(Saved data entries)
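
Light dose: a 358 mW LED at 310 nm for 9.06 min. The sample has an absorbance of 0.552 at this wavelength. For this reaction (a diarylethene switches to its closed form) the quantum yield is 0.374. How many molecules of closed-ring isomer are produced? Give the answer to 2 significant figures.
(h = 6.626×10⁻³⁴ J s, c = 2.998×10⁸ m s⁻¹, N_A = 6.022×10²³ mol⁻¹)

Photon energy at 310 nm: hc/λ = (6.626×10⁻³⁴)(2.998×10⁸)/(310×10⁻⁹) = 6.408×10⁻¹⁹ J.
Energy delivered: (358 mW)(543.6 s) = 194.6 J.
Photons incident: 194.6 / 6.408×10⁻¹⁹ = 3.037×10²⁰, i.e. 3.037×10²⁰/6.022×10²³ = 5.043×10⁻⁴ mol.
Fraction absorbed: 1 − 10^(−0.552) = 0.7195.
Photons absorbed: 0.7195 × 5.043×10⁻⁴ = 3.628×10⁻⁴ mol.
Product: Φ × n_abs = 0.374 × 3.628×10⁻⁴ = 1.357×10⁻⁴ mol.
As a count: 1.357×10⁻⁴ × 6.022×10²³ = 8.2×10¹⁹.

8.2×10¹⁹ molecules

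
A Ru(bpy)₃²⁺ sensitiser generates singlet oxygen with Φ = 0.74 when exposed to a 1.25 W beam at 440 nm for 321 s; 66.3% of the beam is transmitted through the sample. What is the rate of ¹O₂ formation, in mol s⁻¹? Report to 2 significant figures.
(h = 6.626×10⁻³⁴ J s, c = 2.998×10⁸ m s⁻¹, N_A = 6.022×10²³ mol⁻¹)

Photon energy at 440 nm: hc/λ = (6.626×10⁻³⁴)(2.998×10⁸)/(440×10⁻⁹) = 4.515×10⁻¹⁹ J.
Energy delivered: (1.25 W)(321 s) = 401.3 J.
Photons incident: 401.3 / 4.515×10⁻¹⁹ = 8.888×10²⁰, i.e. 8.888×10²⁰/6.022×10²³ = 0.001476 mol.
Fraction absorbed: 1 − 66.3/100 = 0.3370.
Photons absorbed: 0.3370 × 0.001476 = 4.974×10⁻⁴ mol.
Product formed: 0.74 × 4.974×10⁻⁴ = 3.681×10⁻⁴ mol.
Rate: 3.681×10⁻⁴ / 321 s = 1.1×10⁻⁶ mol s⁻¹.

1.1×10⁻⁶ mol s⁻¹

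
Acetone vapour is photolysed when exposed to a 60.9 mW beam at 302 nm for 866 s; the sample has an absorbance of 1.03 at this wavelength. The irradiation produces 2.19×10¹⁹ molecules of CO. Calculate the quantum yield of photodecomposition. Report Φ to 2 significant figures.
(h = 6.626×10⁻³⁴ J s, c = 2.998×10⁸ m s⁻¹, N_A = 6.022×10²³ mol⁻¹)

Product: 2.19×10¹⁹ / 6.022×10²³ = 3.637×10⁻⁵ mol.
Photon energy at 302 nm: hc/λ = (6.626×10⁻³⁴)(2.998×10⁸)/(302×10⁻⁹) = 6.578×10⁻¹⁹ J.
Energy delivered: (60.9 mW)(866 s) = 52.74 J.
Photons incident: 52.74 / 6.578×10⁻¹⁹ = 8.018×10¹⁹, i.e. 8.018×10¹⁹/6.022×10²³ = 1.331×10⁻⁴ mol.
Fraction absorbed: 1 − 10^(−1.03) = 0.9067.
Photons absorbed: 0.9067 × 1.331×10⁻⁴ = 1.207×10⁻⁴ mol.
Φ = 3.637×10⁻⁵ mol / 1.207×10⁻⁴ mol photons = 0.30.

Φ = 0.30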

▸ **ABOUT THIS TASK**:
Extract, exactly, the lines above that begin at the line containing "A Ru(bpy)₃²⁺ sensitiser" and end at the final line of the records; add no other text.

▸ **RESULT**:
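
A Ru(bpy)₃²⁺ sensitiser generates singlet oxygen with Φ = 0.74 when exposed to a 1.25 W beam at 440 nm for 321 s; 66.3% of the beam is transmitted through the sample. What is the rate of ¹O₂ formation, in mol s⁻¹? Report to 2 significant figures.
(h = 6.626×10⁻³⁴ J s, c = 2.998×10⁸ m s⁻¹, N_A = 6.022×10²³ mol⁻¹)

Photon energy at 440 nm: hc/λ = (6.626×10⁻³⁴)(2.998×10⁸)/(440×10⁻⁹) = 4.515×10⁻¹⁹ J.
Energy delivered: (1.25 W)(321 s) = 401.3 J.
Photons incident: 401.3 / 4.515×10⁻¹⁹ = 8.888×10²⁰, i.e. 8.888×10²⁰/6.022×10²³ = 0.001476 mol.
Fraction absorbed: 1 − 66.3/100 = 0.3370.
Photons absorbed: 0.3370 × 0.001476 = 4.974×10⁻⁴ mol.
Product formed: 0.74 × 4.974×10⁻⁴ = 3.681×10⁻⁴ mol.
Rate: 3.681×10⁻⁴ / 321 s = 1.1×10⁻⁶ mol s⁻¹.

1.1×10⁻⁶ mol s⁻¹

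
Acetone vapour is photolysed when exposed to a 60.9 mW beam at 302 nm for 866 s; the sample has an absorbance of 1.03 at this wavelength. The irradiation produces 2.19×10¹⁹ molecules of CO. Calculate the quantum yield of photodecomposition. Report Φ to 2 significant figures.
(h = 6.626×10⁻³⁴ J s, c = 2.998×10⁸ m s⁻¹, N_A = 6.022×10²³ mol⁻¹)

Product: 2.19×10¹⁹ / 6.022×10²³ = 3.637×10⁻⁵ mol.
Photon energy at 302 nm: hc/λ = (6.626×10⁻³⁴)(2.998×10⁸)/(302×10⁻⁹) = 6.578×10⁻¹⁹ J.
Energy delivered: (60.9 mW)(866 s) = 52.74 J.
Photons incident: 52.74 / 6.578×10⁻¹⁹ = 8.018×10¹⁹, i.e. 8.018×10¹⁹/6.022×10²³ = 1.331×10⁻⁴ mol.
Fraction absorbed: 1 − 10^(−1.03) = 0.9067.
Photons absorbed: 0.9067 × 1.331×10⁻⁴ = 1.207×10⁻⁴ mol.
Φ = 3.637×10⁻⁵ mol / 1.207×10⁻⁴ mol photons = 0.30.

Φ = 0.30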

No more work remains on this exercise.